_WORK TASK_: Among the records below, the line containing "A contract with Granite" marks the start. Output it and all lines after it exactly.

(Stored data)
--------------------------------

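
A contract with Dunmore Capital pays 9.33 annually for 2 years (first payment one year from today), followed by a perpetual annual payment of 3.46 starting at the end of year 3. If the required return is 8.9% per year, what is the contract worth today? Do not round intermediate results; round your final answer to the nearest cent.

49.22

PV of 2-year annuity: 9.33 × [1 − (1+0.089)^−2] / 0.089 = 16.43480
Perpetuity value at year 2: 3.46 / 0.089 = 38.87640
PV of perpetuity: 38.87640 / (1+0.089)^2 = 32.78161
Total PV = 16.43480 + 32.78161 = 49.21641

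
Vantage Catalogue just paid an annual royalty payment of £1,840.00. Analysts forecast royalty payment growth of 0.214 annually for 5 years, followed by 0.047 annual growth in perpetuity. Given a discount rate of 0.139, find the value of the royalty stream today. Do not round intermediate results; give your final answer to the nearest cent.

D_1 = 2233.76000
D_2 = 2711.78464
D_3 = 3292.10655
D_4 = 3996.61736
D_5 = 4851.89347
Terminal value at year 5: TV = D_5×(1+g_2)/(r−g_2) = 5079.93246/0.092 = 55216.65720
P_0 = D_1/(1+r)^1 + D_2/(1+r)^2 + D_3/(1+r)^3 + D_4/(1+r)^4 + D_5/(1+r)^5 + TV/(1+r)^5
    = 1961.15891 + 2090.29580 + 2227.93600 + 2374.63942 + 2531.00286 + 28803.91301 = 39988.94601

£39988.95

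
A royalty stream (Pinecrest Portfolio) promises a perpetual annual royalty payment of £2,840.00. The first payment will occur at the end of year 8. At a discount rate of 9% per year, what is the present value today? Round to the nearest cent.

£17261.97

Value at end of year 7: C / r = £2,840.00 / 0.09 = £31,555.5556
Discount to today: PV = £31,555.5556 / (1 + 0.09)^7 = £31,555.5556 / 1.828039 = £17,261.97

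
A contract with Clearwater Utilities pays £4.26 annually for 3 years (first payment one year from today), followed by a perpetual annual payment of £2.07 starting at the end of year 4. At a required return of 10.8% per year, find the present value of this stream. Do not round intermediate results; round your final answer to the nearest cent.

£24.54

PV of 3-year annuity: £4.26 × [1 − (1+0.108)^−3] / 0.108 = 10.44654
Perpetuity value at year 3: £2.07 / 0.108 = 19.16667
PV of perpetuity: 19.16667 / (1+0.108)^3 = 14.09053
Total PV = 10.44654 + 14.09053 = 24.53707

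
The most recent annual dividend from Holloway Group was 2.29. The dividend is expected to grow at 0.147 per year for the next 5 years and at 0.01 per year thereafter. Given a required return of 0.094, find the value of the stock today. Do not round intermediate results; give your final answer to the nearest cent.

D_1 = 2.62663
D_2 = 3.01274
D_3 = 3.45562
D_4 = 3.96359
D_5 = 4.54624
Terminal value at year 5: TV = D_5×(1+g_2)/(r−g_2) = 4.59170/0.084 = 54.66315
P_0 = D_1/(1+r)^1 + D_2/(1+r)^2 + D_3/(1+r)^3 + D_4/(1+r)^4 + D_5/(1+r)^5 + TV/(1+r)^5
    = 2.40094 + 2.51726 + 2.63921 + 2.76707 + 2.90112 + 34.88254 = 48.10813

48.11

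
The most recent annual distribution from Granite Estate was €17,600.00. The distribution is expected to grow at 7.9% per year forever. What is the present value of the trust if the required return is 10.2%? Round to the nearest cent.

€825669.57

D₁ = D₀ × (1 + g) = €17,600.00 × 1.079 = €18,990.4000
Growing perpetuity: P = D₁ / (r − g) = €18,990.4000 / (0.102 − 0.079) = €825,669.57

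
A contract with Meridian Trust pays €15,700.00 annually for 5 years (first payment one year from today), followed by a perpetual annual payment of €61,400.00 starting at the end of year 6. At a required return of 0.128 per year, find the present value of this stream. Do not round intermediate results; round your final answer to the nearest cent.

PV of 5-year annuity: €15,700.00 × [1 − (1+0.128)^−5] / 0.128 = 55491.06976
Perpetuity value at year 5: €61,400.00 / 0.128 = 479687.50000
PV of perpetuity: 479687.50000 / (1+0.128)^5 = 262671.46922
Total PV = 55491.06976 + 262671.46922 = 318162.53898

€318162.54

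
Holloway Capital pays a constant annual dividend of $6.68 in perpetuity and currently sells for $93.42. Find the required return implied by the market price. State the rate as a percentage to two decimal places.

7.15%

P = C/r ⇒ r = C/P = $6.68/$93.42 = 0.071505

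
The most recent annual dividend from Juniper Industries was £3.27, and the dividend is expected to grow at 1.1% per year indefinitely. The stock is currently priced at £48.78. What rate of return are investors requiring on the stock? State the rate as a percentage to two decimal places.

7.88%

D₁ = £3.27 × 1.011 = £3.3060
P = D₁/(r − g) ⇒ r = D₁/P + g = £3.3060/£48.78 + 0.011 = 0.067773 + 0.011 = 0.078773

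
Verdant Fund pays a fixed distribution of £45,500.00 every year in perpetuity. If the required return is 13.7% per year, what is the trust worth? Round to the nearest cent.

£332116.79

Level perpetuity: PV = C / r = £45,500.00 / 0.137 = £332,116.79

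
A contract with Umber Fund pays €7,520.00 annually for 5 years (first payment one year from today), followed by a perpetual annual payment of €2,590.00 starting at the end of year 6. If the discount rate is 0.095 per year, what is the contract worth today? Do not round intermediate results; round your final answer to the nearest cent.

PV of 5-year annuity: €7,520.00 × [1 − (1+0.095)^−5] / 0.095 = 28874.61007
Perpetuity value at year 5: €2,590.00 / 0.095 = 27263.15789
PV of perpetuity: 27263.15789 / (1+0.095)^5 = 17318.31214
Total PV = 28874.61007 + 17318.31214 = 46192.92221

€46192.92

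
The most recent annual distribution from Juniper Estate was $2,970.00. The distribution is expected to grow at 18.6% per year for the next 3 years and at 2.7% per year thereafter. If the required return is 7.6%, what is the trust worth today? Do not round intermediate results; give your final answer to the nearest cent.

D_1 = 3522.42000
D_2 = 4177.59012
D_3 = 4954.62188
Terminal value at year 3: TV = D_3×(1+g_2)/(r−g_2) = 5088.39667/0.049 = 103844.83006
P_0 = D_1/(1+r)^1 + D_2/(1+r)^2 + D_3/(1+r)^3 + TV/(1+r)^3
    = 3273.62454 + 3608.28875 + 3977.16586 + 83358.14969 = 94217.22884

$94217.23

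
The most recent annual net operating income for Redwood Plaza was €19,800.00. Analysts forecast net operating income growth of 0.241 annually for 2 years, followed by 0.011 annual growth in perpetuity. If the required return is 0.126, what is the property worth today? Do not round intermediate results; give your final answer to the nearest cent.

€257312.23

D_1 = 24571.80000
D_2 = 30493.60380
Terminal value at year 2: TV = D_2×(1+g_2)/(r−g_2) = 30829.03344/0.115 = 268078.55167
P_0 = D_1/(1+r)^1 + D_2/(1+r)^2 + TV/(1+r)^2
    = 21822.20249 + 24050.93542 + 211439.09315 = 257312.23106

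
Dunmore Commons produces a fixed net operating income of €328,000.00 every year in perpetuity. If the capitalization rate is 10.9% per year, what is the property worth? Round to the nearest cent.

€3009174.31

Level perpetuity: PV = C / r = €328,000.00 / 0.109 = €3,009,174.31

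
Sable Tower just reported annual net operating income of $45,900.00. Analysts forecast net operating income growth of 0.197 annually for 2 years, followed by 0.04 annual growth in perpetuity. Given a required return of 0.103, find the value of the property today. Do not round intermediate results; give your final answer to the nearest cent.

$996233.91

D_1 = 54942.30000
D_2 = 65765.93310
Terminal value at year 2: TV = D_2×(1+g_2)/(r−g_2) = 68396.57042/0.063 = 1085659.84800
P_0 = D_1/(1+r)^1 + D_2/(1+r)^2 + TV/(1+r)^2
    = 49811.69538 + 54056.75373 + 892365.45842 = 996233.90752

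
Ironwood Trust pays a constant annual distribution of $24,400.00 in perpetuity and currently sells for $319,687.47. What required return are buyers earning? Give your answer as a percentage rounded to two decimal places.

P = C/r ⇒ r = C/P = $24,400.00/$319,687.47 = 0.076325

7.63%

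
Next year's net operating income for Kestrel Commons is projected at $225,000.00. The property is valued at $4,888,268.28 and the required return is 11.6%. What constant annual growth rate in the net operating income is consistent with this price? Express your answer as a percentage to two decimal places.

7.00%

P = D₁/(r−g) ⇒ g = r − D₁/P = 0.116 − $225,000.00/$4,888,268.28 = 0.069971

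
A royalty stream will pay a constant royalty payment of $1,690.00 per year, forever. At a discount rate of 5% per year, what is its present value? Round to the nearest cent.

Level perpetuity: PV = C / r = $1,690.00 / 0.05 = $33,800.00

$33800.00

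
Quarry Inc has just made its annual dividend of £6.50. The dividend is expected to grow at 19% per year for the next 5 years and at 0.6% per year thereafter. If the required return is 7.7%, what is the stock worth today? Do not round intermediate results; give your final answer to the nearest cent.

£195.95

D_1 = 7.73500
D_2 = 9.20465
D_3 = 10.95353
D_4 = 13.03470
D_5 = 15.51130
Terminal value at year 5: TV = D_5×(1+g_2)/(r−g_2) = 15.60437/0.071 = 219.77981
P_0 = D_1/(1+r)^1 + D_2/(1+r)^2 + D_3/(1+r)^3 + D_4/(1+r)^4 + D_5/(1+r)^5 + TV/(1+r)^5
    = 7.18199 + 7.93553 + 8.76813 + 9.68810 + 10.70458 + 151.67335 = 195.95167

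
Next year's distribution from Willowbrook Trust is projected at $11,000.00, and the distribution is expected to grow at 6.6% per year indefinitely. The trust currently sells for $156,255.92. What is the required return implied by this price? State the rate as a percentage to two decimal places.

13.64%

P = D₁/(r − g) ⇒ r = D₁/P + g = $11,000.0000/$156,255.92 + 0.066 = 0.070397 + 0.066 = 0.136397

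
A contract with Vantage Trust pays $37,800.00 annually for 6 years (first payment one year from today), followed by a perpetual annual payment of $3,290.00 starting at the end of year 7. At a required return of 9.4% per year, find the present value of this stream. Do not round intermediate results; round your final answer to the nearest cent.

$187980.08

PV of 6-year annuity: $37,800.00 × [1 − (1+0.094)^−6] / 0.094 = 167564.38588
Perpetuity value at year 6: $3,290.00 / 0.094 = 35000.00000
PV of perpetuity: 35000.00000 / (1+0.094)^6 = 20415.69234
Total PV = 167564.38588 + 20415.69234 = 187980.07822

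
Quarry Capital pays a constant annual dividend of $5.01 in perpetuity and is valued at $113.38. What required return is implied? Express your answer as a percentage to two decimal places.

P = C/r ⇒ r = C/P = $5.01/$113.38 = 0.044188

4.42%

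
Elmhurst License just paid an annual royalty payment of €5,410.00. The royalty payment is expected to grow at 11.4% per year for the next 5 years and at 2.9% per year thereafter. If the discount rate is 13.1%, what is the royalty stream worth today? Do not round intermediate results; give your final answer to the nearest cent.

D_1 = 6026.74000
D_2 = 6713.78836
D_3 = 7479.16023
D_4 = 8331.78450
D_5 = 9281.60793
Terminal value at year 5: TV = D_5×(1+g_2)/(r−g_2) = 9550.77456/0.102 = 93635.04473
P_0 = D_1/(1+r)^1 + D_2/(1+r)^2 + D_3/(1+r)^3 + D_4/(1+r)^4 + D_5/(1+r)^5 + TV/(1+r)^5
    = 5328.68258 + 5248.58744 + 5169.69621 + 5091.99078 + 5015.45334 + 50597.07343 = 76451.48378

€76451.48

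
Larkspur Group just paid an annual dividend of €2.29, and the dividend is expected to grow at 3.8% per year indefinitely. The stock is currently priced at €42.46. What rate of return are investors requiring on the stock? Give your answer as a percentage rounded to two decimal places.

9.40%

D₁ = €2.29 × 1.038 = €2.3770
P = D₁/(r − g) ⇒ r = D₁/P + g = €2.3770/€42.46 + 0.038 = 0.055983 + 0.038 = 0.093983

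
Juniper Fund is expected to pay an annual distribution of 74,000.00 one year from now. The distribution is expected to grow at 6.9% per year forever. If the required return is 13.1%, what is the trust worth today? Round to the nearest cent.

Growing perpetuity: P = D₁ / (r − g) = 74,000.0000 / (0.131 − 0.069) = 1,193,548.39

1193548.39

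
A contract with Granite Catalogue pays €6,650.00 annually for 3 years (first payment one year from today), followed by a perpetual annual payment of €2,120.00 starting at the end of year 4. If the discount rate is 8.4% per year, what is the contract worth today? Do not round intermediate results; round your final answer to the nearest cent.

PV of 3-year annuity: €6,650.00 × [1 − (1+0.084)^−3] / 0.084 = 17014.75193
Perpetuity value at year 3: €2,120.00 / 0.084 = 25238.09524
PV of perpetuity: 25238.09524 / (1+0.084)^3 = 19813.84349
Total PV = 17014.75193 + 19813.84349 = 36828.59543

€36828.60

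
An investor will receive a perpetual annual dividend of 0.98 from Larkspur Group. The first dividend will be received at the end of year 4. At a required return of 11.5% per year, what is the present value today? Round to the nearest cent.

Value at end of year 3: C / r = 0.98 / 0.115 = 8.5217
Discount to today: PV = 8.5217 / (1 + 0.115)^3 = 8.5217 / 1.386196 = 6.15

6.15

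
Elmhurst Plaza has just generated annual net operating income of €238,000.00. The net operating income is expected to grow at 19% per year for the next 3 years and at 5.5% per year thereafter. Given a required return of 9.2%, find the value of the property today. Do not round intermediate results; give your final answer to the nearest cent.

€9632139.37

D_1 = 283220.00000
D_2 = 337031.80000
D_3 = 401067.84200
Terminal value at year 3: TV = D_3×(1+g_2)/(r−g_2) = 423126.57331/0.037 = 11435853.33270
P_0 = D_1/(1+r)^1 + D_2/(1+r)^2 + D_3/(1+r)^3 + TV/(1+r)^3
    = 259358.97436 + 282634.77975 + 307999.43947 + 8782146.17952 = 9632139.37310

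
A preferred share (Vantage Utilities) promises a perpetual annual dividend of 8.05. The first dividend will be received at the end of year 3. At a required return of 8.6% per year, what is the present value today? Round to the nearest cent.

79.37

Value at end of year 2: C / r = 8.05 / 0.086 = 93.6047
Discount to today: PV = 93.6047 / (1 + 0.086)^2 = 93.6047 / 1.179396 = 79.37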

--------------------------------

_WORKED SOLUTION_:
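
A contract with Granite Catalogue pays €6,650.00 annually for 3 years (first payment one year from today), followed by a perpetual annual payment of €2,120.00 starting at the end of year 4. If the discount rate is 8.4% per year, what is the contract worth today? Do not round intermediate results; round your final answer to the nearest cent.

PV of 3-year annuity: €6,650.00 × [1 − (1+0.084)^−3] / 0.084 = 17014.75193
Perpetuity value at year 3: €2,120.00 / 0.084 = 25238.09524
PV of perpetuity: 25238.09524 / (1+0.084)^3 = 19813.84349
Total PV = 17014.75193 + 19813.84349 = 36828.59543

€36828.60

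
An investor will receive a perpetual annual dividend of 0.98 from Larkspur Group. The first dividend will be received at the end of year 4. At a required return of 11.5% per year, what is the present value today? Round to the nearest cent.

Value at end of year 3: C / r = 0.98 / 0.115 = 8.5217
Discount to today: PV = 8.5217 / (1 + 0.115)^3 = 8.5217 / 1.386196 = 6.15

6.15

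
Elmhurst Plaza has just generated annual net operating income of €238,000.00. The net operating income is expected to grow at 19% per year for the next 3 years and at 5.5% per year thereafter. Given a required return of 9.2%, find the value of the property today. Do not round intermediate results; give your final answer to the nearest cent.

€9632139.37

D_1 = 283220.00000
D_2 = 337031.80000
D_3 = 401067.84200
Terminal value at year 3: TV = D_3×(1+g_2)/(r−g_2) = 423126.57331/0.037 = 11435853.33270
P_0 = D_1/(1+r)^1 + D_2/(1+r)^2 + D_3/(1+r)^3 + TV/(1+r)^3
    = 259358.97436 + 282634.77975 + 307999.43947 + 8782146.17952 = 9632139.37310

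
A preferred share (Vantage Utilities) promises a perpetual annual dividend of 8.05. The first dividend will be received at the end of year 3. At a required return of 8.6% per year, what is the present value today? Round to the nearest cent.

79.37

Value at end of year 2: C / r = 8.05 / 0.086 = 93.6047
Discount to today: PV = 93.6047 / (1 + 0.086)^2 = 93.6047 / 1.179396 = 79.37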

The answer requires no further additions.